Task objective
The result should be every line of the listing that contains "level".

Data provided

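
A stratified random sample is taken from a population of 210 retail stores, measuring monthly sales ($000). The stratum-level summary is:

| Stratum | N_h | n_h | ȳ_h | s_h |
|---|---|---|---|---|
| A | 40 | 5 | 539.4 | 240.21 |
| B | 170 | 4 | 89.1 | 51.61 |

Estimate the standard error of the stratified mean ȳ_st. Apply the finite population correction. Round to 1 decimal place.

V̂(ȳ_st) = Σ W_h² (1 − n_h/N_h) s_h²/n_h, with W_h = N_h/N and N = 210:
  stratum A: (40/210)²·(1 − 5/40)·240.21²/5 = 366.355
  stratum B: (170/210)²·(1 − 4/170)·51.61²/4 = 426.114
V̂(ȳ_st) = 792.469
SE(ȳ_st) = √792.469 = 28.1508

SE(ȳ_st) ≈ 28.2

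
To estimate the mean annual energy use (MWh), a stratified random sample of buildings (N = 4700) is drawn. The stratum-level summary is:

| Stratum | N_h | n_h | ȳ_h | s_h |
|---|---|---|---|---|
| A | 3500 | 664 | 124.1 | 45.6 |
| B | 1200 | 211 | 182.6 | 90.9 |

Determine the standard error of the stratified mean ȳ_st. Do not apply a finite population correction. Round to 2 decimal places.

V̂(ȳ_st) = Σ W_h² s_h²/n_h, with W_h = N_h/N and N = 4700:
  stratum A: (3500/4700)²·45.6²/664 = 1.73661
  stratum B: (1200/4700)²·90.9²/211 = 2.55277
V̂(ȳ_st) = 4.28938
SE(ȳ_st) = √4.28938 = 2.07108

SE(ȳ_st) ≈ 2.07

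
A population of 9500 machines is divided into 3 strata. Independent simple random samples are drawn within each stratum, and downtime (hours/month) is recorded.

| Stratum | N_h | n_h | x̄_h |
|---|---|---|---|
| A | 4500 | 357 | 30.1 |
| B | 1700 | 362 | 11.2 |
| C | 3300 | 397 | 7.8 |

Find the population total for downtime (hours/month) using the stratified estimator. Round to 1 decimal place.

τ̂_st ≈ 180230.0

τ̂_st = Σ N_h x̄_h = 4500·30.1 + 1700·11.2 + 3300·7.8 = 180230.0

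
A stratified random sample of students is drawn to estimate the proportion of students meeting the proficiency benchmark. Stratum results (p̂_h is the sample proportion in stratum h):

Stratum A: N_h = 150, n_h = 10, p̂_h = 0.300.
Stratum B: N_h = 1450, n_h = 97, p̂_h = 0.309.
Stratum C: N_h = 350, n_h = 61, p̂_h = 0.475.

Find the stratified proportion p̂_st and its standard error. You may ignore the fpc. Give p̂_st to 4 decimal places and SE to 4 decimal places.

p̂_st ≈ 0.3381, SE ≈ 0.0388

N = 1950; stratum weights W_h = N_h/N.
p̂_st = Σ W_h p̂_h = (150·0.300 + 1450·0.309 + 350·0.475)/1950 = 0.33810
V̂(p̂_st) = Σ W_h² p̂_h(1−p̂_h)/(n_h−1):
  stratum A: (150/1950)²·0.300·0.700/9 = 0.000138067
  stratum B: (1450/1950)²·0.309·0.691/96 = 0.00122979
  stratum C: (350/1950)²·0.475·0.525/60 = 0.000133896
V̂(p̂_st) = 0.00150176; SE = √V̂ = 0.0387525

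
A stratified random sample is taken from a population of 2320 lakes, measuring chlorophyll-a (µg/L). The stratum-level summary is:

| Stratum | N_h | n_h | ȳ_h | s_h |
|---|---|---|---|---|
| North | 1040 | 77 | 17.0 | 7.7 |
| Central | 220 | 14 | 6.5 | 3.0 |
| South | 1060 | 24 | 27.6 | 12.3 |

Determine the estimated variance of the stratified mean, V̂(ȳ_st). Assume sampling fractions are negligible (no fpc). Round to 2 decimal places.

V̂(ȳ_st) ≈ 1.48

V̂(ȳ_st) = Σ W_h² s_h²/n_h, with W_h = N_h/N and N = 2320:
  stratum North: (1040/2320)²·7.7²/77 = 0.154732
  stratum Central: (220/2320)²·3.0²/14 = 0.00578075
  stratum South: (1060/2320)²·12.3²/24 = 1.31594
V̂(ȳ_st) = 1.47645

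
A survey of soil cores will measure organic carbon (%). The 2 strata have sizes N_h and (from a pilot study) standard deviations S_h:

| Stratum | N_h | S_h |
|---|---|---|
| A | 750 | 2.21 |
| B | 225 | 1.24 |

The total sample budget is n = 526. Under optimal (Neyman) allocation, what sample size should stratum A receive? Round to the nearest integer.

450

Neyman allocation: n_h = n · N_h S_h / Σ N_i S_i, with n = 526.
  stratum A: N_h·S_h = 750·2.21 = 1657.50
  stratum B: N_h·S_h = 225·1.24 = 279.00
Σ N_h S_h = 1936.50
n for stratum A = 526·1657.50/1936.50 = 450.217 → 450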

Completed task
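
A stratified random sample is taken from a population of 210 retail stores, measuring monthly sales ($000). The stratum-level summary is:
To estimate the mean annual energy use (MWh), a stratified random sample of buildings (N = 4700) is drawn. The stratum-level summary is:
A stratified random sample is taken from a population of 2320 lakes, measuring chlorophyll-a (µg/L). The stratum-level summary is: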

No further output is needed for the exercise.